### Input for this task
= = = = =
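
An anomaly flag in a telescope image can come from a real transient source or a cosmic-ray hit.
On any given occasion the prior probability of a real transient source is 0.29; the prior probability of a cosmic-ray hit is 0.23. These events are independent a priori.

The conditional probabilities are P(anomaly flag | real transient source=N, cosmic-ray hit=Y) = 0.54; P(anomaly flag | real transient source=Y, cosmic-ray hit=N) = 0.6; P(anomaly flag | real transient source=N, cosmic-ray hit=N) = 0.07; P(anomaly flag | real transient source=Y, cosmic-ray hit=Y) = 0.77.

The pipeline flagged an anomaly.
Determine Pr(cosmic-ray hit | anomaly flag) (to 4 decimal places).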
= = = = =
### Problem statement
Count every line of the entries that includes "cosmic", and say the number alone.

### Answer area
4